Make an exact transcription of the data below.

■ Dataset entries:
────────

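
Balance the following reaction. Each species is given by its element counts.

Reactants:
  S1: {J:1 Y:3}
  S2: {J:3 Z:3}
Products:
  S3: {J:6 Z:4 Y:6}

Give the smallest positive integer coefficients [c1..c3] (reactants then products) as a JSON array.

J: 6·1+4·3 = 18 | 3·6 = 18
Z: 6·0+4·3 = 12 | 3·4 = 12
Y: 6·3+4·0 = 18 | 3·6 = 18
gcd(6,4,3) = 1

Coefficients: [6, 4, 3]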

────────

■ Answer box:
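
Balance the following reaction. Each species is given by its element counts.

Reactants:
  S1: {J:1 Y:3}
  S2: {J:3 Z:3}
Products:
  S3: {J:6 Z:4 Y:6}

Give the smallest positive integer coefficients [c1..c3] (reactants then products) as a JSON array.

J: 6·1+4·3 = 18 | 3·6 = 18
Z: 6·0+4·3 = 12 | 3·4 = 12
Y: 6·3+4·0 = 18 | 3·6 = 18
gcd(6,4,3) = 1

Coefficients: [6, 4, 3]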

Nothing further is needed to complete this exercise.